#### Dataset excerpts ####

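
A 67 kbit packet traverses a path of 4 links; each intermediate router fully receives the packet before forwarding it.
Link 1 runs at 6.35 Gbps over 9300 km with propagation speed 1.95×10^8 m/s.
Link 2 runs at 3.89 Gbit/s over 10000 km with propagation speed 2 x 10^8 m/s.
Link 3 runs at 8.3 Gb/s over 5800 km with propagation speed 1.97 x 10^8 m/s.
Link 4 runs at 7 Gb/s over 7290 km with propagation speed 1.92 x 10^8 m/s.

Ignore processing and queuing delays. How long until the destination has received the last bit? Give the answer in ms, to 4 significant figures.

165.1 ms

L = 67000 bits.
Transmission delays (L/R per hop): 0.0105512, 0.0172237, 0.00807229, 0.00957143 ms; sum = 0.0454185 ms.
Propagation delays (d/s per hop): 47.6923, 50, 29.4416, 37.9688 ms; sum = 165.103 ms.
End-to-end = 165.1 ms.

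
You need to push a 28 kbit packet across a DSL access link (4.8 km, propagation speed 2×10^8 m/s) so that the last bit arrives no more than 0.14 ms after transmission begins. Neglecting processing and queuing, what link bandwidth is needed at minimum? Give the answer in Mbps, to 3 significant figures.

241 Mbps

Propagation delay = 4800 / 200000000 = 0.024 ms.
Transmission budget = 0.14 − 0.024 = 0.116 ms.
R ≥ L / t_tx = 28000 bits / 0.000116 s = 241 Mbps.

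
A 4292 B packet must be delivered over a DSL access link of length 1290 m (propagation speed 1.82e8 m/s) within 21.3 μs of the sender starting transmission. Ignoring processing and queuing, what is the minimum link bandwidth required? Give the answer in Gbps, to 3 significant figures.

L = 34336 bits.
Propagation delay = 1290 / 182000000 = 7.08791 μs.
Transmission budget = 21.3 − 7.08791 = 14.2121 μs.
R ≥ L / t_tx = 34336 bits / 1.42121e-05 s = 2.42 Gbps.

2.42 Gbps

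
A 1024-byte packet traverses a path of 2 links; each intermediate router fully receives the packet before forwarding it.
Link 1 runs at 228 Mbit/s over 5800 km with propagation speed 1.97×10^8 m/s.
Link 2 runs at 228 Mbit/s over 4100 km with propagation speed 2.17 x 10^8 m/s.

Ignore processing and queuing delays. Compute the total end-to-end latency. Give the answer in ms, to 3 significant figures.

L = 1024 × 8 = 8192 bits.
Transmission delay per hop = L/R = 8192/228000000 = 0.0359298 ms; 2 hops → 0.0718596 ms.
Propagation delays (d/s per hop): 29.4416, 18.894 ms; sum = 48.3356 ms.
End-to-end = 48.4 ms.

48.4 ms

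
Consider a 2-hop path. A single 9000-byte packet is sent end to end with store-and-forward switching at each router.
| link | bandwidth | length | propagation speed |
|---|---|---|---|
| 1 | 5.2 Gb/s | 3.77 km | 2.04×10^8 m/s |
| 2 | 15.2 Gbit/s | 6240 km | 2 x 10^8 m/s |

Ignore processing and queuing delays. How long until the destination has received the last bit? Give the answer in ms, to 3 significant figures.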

####

# To do
All records above must be printed again, exactly.

# Result for this exercise
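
A 67 kbit packet traverses a path of 4 links; each intermediate router fully receives the packet before forwarding it.
Link 1 runs at 6.35 Gbps over 9300 km with propagation speed 1.95×10^8 m/s.
Link 2 runs at 3.89 Gbit/s over 10000 km with propagation speed 2 x 10^8 m/s.
Link 3 runs at 8.3 Gb/s over 5800 km with propagation speed 1.97 x 10^8 m/s.
Link 4 runs at 7 Gb/s over 7290 km with propagation speed 1.92 x 10^8 m/s.

Ignore processing and queuing delays. How long until the destination has received the last bit? Give the answer in ms, to 4 significant figures.

165.1 ms

L = 67000 bits.
Transmission delays (L/R per hop): 0.0105512, 0.0172237, 0.00807229, 0.00957143 ms; sum = 0.0454185 ms.
Propagation delays (d/s per hop): 47.6923, 50, 29.4416, 37.9688 ms; sum = 165.103 ms.
End-to-end = 165.1 ms.

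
You need to push a 28 kbit packet across a DSL access link (4.8 km, propagation speed 2×10^8 m/s) so that the last bit arrives no more than 0.14 ms after transmission begins. Neglecting processing and queuing, what link bandwidth is needed at minimum? Give the answer in Mbps, to 3 significant figures.

241 Mbps

Propagation delay = 4800 / 200000000 = 0.024 ms.
Transmission budget = 0.14 − 0.024 = 0.116 ms.
R ≥ L / t_tx = 28000 bits / 0.000116 s = 241 Mbps.

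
A 4292 B packet must be delivered over a DSL access link of length 1290 m (propagation speed 1.82e8 m/s) within 21.3 μs of the sender starting transmission. Ignoring processing and queuing, what is the minimum link bandwidth required? Give the answer in Gbps, to 3 significant figures.

L = 34336 bits.
Propagation delay = 1290 / 182000000 = 7.08791 μs.
Transmission budget = 21.3 − 7.08791 = 14.2121 μs.
R ≥ L / t_tx = 34336 bits / 1.42121e-05 s = 2.42 Gbps.

2.42 Gbps

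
A 1024-byte packet traverses a path of 2 links; each intermediate router fully receives the packet before forwarding it.
Link 1 runs at 228 Mbit/s over 5800 km with propagation speed 1.97×10^8 m/s.
Link 2 runs at 228 Mbit/s over 4100 km with propagation speed 2.17 x 10^8 m/s.

Ignore processing and queuing delays. Compute the total end-to-end latency. Give the answer in ms, to 3 significant figures.

L = 1024 × 8 = 8192 bits.
Transmission delay per hop = L/R = 8192/228000000 = 0.0359298 ms; 2 hops → 0.0718596 ms.
Propagation delays (d/s per hop): 29.4416, 18.894 ms; sum = 48.3356 ms.
End-to-end = 48.4 ms.

48.4 ms

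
Consider a 2-hop path. A single 9000-byte packet is sent end to end with store-and-forward switching at each router.
| link | bandwidth | length | propagation speed |
|---|---|---|---|
| 1 | 5.2 Gb/s | 3.77 km | 2.04×10^8 m/s |
| 2 | 15.2 Gbit/s | 6240 km | 2 x 10^8 m/s |

Ignore processing and queuing delays. How long until the destination has received the last bit? Give the answer in ms, to 3 significant figures.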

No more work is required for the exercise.